Task item - Please print the whole of the listing that follows exactly.

Data for processing -

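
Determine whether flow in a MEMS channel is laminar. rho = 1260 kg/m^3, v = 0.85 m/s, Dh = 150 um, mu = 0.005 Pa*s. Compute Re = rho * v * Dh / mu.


Step 1: Convert Dh to meters: Dh = 150e-6 m
Step 2: Re = rho * v * Dh / mu
Re = 1260 * 0.85 * 150e-6 / 0.005
Re = 32.13
Since Re = 32.13 is below ~2300, the flow is laminar.


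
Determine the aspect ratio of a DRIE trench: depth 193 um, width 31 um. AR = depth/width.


Step 1: AR = depth / width
Step 2: AR = 193 / 31
AR = 6.2


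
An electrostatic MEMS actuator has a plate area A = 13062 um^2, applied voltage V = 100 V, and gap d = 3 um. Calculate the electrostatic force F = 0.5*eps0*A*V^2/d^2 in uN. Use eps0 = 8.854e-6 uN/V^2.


Step 1: Identify parameters.
eps0 = 8.854e-6 uN/V^2, A = 13062 um^2, V = 100 V, d = 3 um
Step 2: Compute V^2 = 100^2 = 10000
Step 3: Compute d^2 = 3^2 = 9
Step 4: F = 0.5 * 8.854e-6 * 13062 * 10000 / 9
F = 64.251 uN


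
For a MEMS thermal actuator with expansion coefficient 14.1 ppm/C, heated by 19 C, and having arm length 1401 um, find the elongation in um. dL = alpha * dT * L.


Step 1: Convert CTE: alpha = 14.1 ppm/C = 14.1e-6 /C
Step 2: dL = 14.1e-6 * 19 * 1401
dL = 0.3753 um


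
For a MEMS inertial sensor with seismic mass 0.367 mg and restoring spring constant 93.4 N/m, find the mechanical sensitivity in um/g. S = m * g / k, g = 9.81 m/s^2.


Step 1: Convert mass: m = 0.367 mg = 3.67e-07 kg
Step 2: S = m * g / k = 3.67e-07 * 9.81 / 93.4
Step 3: S = 3.85e-08 m/g
Step 4: Convert to um/g: S = 0.039 um/g


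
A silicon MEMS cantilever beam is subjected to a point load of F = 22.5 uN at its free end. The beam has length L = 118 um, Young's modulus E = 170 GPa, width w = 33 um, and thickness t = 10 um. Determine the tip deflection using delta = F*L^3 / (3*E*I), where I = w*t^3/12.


Step 1: Calculate the second moment of area.
I = w * t^3 / 12 = 33 * 10^3 / 12 = 2750.0 um^4
Step 2: Convert E to consistent units (1 GPa = 1000 uN/um^2).
E = 170 GPa = 170000 uN/um^2
Step 3: Calculate tip deflection.
delta = F * L^3 / (3 * E * I)
delta = 22.5 * 118^3 / (3 * 170000 * 2750.0)
delta = 0.0264 um


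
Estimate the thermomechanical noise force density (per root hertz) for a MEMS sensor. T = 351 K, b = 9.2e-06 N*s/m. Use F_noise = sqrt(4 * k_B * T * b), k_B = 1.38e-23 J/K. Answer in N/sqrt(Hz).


Step 1: Compute 4 * k_B * T * b
= 4 * 1.38e-23 * 351 * 9.2e-06
= 1.7825e-25 N^2/Hz
Step 2: F_noise = sqrt(1.7825e-25)
F_noise = 4.22e-13 N/sqrt(Hz)


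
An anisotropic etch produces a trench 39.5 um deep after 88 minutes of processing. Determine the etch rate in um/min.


Step 1: Etch rate = depth / time
Step 2: rate = 39.5 / 88
rate = 0.449 um/min


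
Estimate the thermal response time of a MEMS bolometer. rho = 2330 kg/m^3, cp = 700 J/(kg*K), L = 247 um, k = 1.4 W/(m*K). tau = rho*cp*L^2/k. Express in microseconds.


Step 1: Convert L to m: L = 247e-6 m
Step 2: L^2 = (247e-6)^2 = 6.1009e-08 m^2
Step 3: tau = 2330 * 700 * 6.1009e-08 / 1.4 = 7.1075485e-02 s
Step 4: Convert to microseconds (multiply by 1e6).
tau = 71075.485 us


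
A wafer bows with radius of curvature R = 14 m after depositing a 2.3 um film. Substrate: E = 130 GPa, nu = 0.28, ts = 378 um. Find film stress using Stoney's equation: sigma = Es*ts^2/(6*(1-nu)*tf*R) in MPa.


Step 1: Compute numerator: Es * ts^2 = 130 * 378^2 = 18574920 (GPa*um^2)
Step 2: Compute denominator (R in um): 6*(1-nu)*tf*R = 6*0.72*2.3*14e6 = 139104000.0 (um^2)
Step 3: sigma (GPa) = 18574920 / 139104000.0 = 1.33533e-01 GPa
Step 4: Convert to MPa (x1000): sigma = 133.5 MPa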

Task answer -
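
Determine whether flow in a MEMS channel is laminar. rho = 1260 kg/m^3, v = 0.85 m/s, Dh = 150 um, mu = 0.005 Pa*s. Compute Re = rho * v * Dh / mu.


Step 1: Convert Dh to meters: Dh = 150e-6 m
Step 2: Re = rho * v * Dh / mu
Re = 1260 * 0.85 * 150e-6 / 0.005
Re = 32.13
Since Re = 32.13 is below ~2300, the flow is laminar.


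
Determine the aspect ratio of a DRIE trench: depth 193 um, width 31 um. AR = depth/width.


Step 1: AR = depth / width
Step 2: AR = 193 / 31
AR = 6.2


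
An electrostatic MEMS actuator has a plate area A = 13062 um^2, applied voltage V = 100 V, and gap d = 3 um. Calculate the electrostatic force F = 0.5*eps0*A*V^2/d^2 in uN. Use eps0 = 8.854e-6 uN/V^2.


Step 1: Identify parameters.
eps0 = 8.854e-6 uN/V^2, A = 13062 um^2, V = 100 V, d = 3 um
Step 2: Compute V^2 = 100^2 = 10000
Step 3: Compute d^2 = 3^2 = 9
Step 4: F = 0.5 * 8.854e-6 * 13062 * 10000 / 9
F = 64.251 uN


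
For a MEMS thermal actuator with expansion coefficient 14.1 ppm/C, heated by 19 C, and having arm length 1401 um, find the elongation in um. dL = alpha * dT * L.


Step 1: Convert CTE: alpha = 14.1 ppm/C = 14.1e-6 /C
Step 2: dL = 14.1e-6 * 19 * 1401
dL = 0.3753 um


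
For a MEMS inertial sensor with seismic mass 0.367 mg and restoring spring constant 93.4 N/m, find the mechanical sensitivity in um/g. S = m * g / k, g = 9.81 m/s^2.


Step 1: Convert mass: m = 0.367 mg = 3.67e-07 kg
Step 2: S = m * g / k = 3.67e-07 * 9.81 / 93.4
Step 3: S = 3.85e-08 m/g
Step 4: Convert to um/g: S = 0.039 um/g


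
A silicon MEMS cantilever beam is subjected to a point load of F = 22.5 uN at its free end. The beam has length L = 118 um, Young's modulus E = 170 GPa, width w = 33 um, and thickness t = 10 um. Determine the tip deflection using delta = F*L^3 / (3*E*I), where I = w*t^3/12.


Step 1: Calculate the second moment of area.
I = w * t^3 / 12 = 33 * 10^3 / 12 = 2750.0 um^4
Step 2: Convert E to consistent units (1 GPa = 1000 uN/um^2).
E = 170 GPa = 170000 uN/um^2
Step 3: Calculate tip deflection.
delta = F * L^3 / (3 * E * I)
delta = 22.5 * 118^3 / (3 * 170000 * 2750.0)
delta = 0.0264 um


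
Estimate the thermomechanical noise force density (per root hertz) for a MEMS sensor. T = 351 K, b = 9.2e-06 N*s/m. Use F_noise = sqrt(4 * k_B * T * b), k_B = 1.38e-23 J/K. Answer in N/sqrt(Hz).


Step 1: Compute 4 * k_B * T * b
= 4 * 1.38e-23 * 351 * 9.2e-06
= 1.7825e-25 N^2/Hz
Step 2: F_noise = sqrt(1.7825e-25)
F_noise = 4.22e-13 N/sqrt(Hz)


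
An anisotropic etch produces a trench 39.5 um deep after 88 minutes of processing. Determine the etch rate in um/min.


Step 1: Etch rate = depth / time
Step 2: rate = 39.5 / 88
rate = 0.449 um/min


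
Estimate the thermal response time of a MEMS bolometer. rho = 2330 kg/m^3, cp = 700 J/(kg*K), L = 247 um, k = 1.4 W/(m*K). tau = rho*cp*L^2/k. Express in microseconds.


Step 1: Convert L to m: L = 247e-6 m
Step 2: L^2 = (247e-6)^2 = 6.1009e-08 m^2
Step 3: tau = 2330 * 700 * 6.1009e-08 / 1.4 = 7.1075485e-02 s
Step 4: Convert to microseconds (multiply by 1e6).
tau = 71075.485 us


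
A wafer bows with radius of curvature R = 14 m after depositing a 2.3 um film. Substrate: E = 130 GPa, nu = 0.28, ts = 378 um. Find film stress using Stoney's equation: sigma = Es*ts^2/(6*(1-nu)*tf*R) in MPa.


Step 1: Compute numerator: Es * ts^2 = 130 * 378^2 = 18574920 (GPa*um^2)
Step 2: Compute denominator (R in um): 6*(1-nu)*tf*R = 6*0.72*2.3*14e6 = 139104000.0 (um^2)
Step 3: sigma (GPa) = 18574920 / 139104000.0 = 1.33533e-01 GPa
Step 4: Convert to MPa (x1000): sigma = 133.5 MPa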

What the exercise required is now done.